**Work to complete**
Print, exactly as written, every line from the first line of the records below through the line containing "Analysis: Sign analysis", and nothing further.

**Recorded information**
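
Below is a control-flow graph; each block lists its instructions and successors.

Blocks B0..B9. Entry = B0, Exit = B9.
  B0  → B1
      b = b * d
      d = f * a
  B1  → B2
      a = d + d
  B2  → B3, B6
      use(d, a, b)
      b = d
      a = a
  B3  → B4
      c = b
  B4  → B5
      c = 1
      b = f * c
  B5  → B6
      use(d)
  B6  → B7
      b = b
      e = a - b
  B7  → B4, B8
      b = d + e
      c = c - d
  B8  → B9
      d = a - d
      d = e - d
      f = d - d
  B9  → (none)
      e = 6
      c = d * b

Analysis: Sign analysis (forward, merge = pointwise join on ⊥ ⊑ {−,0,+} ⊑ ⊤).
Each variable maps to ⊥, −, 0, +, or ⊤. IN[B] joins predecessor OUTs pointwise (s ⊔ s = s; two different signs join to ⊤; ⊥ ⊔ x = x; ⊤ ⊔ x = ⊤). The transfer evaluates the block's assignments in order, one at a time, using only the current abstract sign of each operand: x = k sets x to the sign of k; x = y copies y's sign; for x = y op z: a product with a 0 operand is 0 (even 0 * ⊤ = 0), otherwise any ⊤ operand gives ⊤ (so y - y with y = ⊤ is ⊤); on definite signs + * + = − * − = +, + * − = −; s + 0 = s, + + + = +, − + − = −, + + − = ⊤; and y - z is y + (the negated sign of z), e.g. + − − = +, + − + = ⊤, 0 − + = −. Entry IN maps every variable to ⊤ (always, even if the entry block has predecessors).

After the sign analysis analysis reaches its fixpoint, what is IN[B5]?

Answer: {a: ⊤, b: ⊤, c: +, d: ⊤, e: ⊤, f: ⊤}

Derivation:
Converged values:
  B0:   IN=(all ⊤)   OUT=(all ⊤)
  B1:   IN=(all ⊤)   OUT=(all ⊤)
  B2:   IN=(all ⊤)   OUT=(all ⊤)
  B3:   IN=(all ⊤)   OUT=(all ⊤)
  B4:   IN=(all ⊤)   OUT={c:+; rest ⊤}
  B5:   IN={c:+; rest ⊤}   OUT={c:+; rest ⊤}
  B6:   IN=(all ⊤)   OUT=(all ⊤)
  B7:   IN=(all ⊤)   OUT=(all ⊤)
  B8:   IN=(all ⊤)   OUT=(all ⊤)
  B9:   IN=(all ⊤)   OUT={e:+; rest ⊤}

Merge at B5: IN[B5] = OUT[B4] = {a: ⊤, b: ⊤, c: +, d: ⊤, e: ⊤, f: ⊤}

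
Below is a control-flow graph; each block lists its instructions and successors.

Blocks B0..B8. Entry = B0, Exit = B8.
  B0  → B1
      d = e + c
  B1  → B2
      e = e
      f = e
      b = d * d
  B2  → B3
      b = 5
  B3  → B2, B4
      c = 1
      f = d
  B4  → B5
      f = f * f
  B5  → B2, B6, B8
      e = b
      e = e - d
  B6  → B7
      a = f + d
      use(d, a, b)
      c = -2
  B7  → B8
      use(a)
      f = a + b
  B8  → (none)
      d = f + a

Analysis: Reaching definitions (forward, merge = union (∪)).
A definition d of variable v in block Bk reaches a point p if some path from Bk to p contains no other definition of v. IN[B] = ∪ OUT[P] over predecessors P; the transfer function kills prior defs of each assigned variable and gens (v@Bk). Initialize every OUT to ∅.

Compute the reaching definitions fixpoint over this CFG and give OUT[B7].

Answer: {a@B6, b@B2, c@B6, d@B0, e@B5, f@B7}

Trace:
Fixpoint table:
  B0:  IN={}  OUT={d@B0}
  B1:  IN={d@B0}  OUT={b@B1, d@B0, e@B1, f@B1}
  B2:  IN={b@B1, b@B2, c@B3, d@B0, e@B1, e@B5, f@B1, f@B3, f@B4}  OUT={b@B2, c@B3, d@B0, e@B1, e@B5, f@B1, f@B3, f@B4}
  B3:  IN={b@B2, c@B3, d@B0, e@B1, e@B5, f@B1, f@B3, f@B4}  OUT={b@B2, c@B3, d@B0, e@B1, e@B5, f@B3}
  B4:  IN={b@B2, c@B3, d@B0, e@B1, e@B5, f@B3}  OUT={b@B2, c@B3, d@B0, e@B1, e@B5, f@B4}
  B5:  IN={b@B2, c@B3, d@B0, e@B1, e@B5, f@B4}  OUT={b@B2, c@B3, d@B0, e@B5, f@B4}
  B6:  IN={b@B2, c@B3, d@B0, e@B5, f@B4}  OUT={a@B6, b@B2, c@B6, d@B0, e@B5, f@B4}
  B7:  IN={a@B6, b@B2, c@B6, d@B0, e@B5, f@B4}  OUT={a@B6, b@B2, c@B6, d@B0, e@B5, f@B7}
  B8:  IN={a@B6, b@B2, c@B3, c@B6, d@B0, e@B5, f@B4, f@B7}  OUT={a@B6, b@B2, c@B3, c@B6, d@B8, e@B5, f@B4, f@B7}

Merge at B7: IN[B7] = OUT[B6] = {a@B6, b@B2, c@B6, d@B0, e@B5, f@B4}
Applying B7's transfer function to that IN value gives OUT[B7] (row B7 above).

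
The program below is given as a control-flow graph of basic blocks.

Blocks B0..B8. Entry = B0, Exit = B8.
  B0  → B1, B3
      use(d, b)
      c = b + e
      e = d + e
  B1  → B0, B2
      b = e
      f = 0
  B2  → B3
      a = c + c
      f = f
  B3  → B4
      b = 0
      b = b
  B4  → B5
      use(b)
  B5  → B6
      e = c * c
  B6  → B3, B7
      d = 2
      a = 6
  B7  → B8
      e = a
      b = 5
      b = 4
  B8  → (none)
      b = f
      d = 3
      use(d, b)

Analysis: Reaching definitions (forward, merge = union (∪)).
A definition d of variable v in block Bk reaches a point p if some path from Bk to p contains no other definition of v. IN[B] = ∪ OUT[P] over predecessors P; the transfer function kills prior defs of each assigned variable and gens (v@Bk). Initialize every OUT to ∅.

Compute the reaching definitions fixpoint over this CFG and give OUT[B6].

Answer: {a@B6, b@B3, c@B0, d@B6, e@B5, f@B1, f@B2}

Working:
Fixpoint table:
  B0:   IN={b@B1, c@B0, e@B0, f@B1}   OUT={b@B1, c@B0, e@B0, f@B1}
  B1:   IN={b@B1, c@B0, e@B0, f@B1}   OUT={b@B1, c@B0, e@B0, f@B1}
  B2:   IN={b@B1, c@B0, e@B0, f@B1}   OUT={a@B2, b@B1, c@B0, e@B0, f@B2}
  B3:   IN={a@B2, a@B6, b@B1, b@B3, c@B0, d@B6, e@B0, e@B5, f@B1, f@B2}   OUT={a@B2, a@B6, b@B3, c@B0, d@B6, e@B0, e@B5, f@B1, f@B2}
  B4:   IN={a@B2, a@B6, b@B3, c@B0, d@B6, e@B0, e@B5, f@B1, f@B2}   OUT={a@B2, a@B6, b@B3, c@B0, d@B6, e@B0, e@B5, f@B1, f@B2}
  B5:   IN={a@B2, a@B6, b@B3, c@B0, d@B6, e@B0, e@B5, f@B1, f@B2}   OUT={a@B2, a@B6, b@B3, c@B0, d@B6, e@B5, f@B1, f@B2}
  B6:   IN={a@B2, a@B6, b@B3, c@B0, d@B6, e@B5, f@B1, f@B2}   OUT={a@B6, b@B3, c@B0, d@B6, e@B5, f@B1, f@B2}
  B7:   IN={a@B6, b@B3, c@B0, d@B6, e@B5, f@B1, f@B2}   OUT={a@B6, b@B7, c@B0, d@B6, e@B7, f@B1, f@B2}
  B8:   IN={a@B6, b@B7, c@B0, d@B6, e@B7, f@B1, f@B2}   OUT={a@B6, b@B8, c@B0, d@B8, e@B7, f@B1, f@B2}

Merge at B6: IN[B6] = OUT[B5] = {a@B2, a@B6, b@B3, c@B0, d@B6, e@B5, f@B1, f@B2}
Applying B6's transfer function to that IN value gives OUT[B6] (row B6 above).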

**Output below**
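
Below is a control-flow graph; each block lists its instructions and successors.

Blocks B0..B9. Entry = B0, Exit = B9.
  B0  → B1
      b = b * d
      d = f * a
  B1  → B2
      a = d + d
  B2  → B3, B6
      use(d, a, b)
      b = d
      a = a
  B3  → B4
      c = b
  B4  → B5
      c = 1
      b = f * c
  B5  → B6
      use(d)
  B6  → B7
      b = b
      e = a - b
  B7  → B4, B8
      b = d + e
      c = c - d
  B8  → B9
      d = a - d
      d = e - d
      f = d - d
  B9  → (none)
      e = 6
      c = d * b

Analysis: Sign analysis (forward, merge = pointwise join on ⊥ ⊑ {−,0,+} ⊑ ⊤).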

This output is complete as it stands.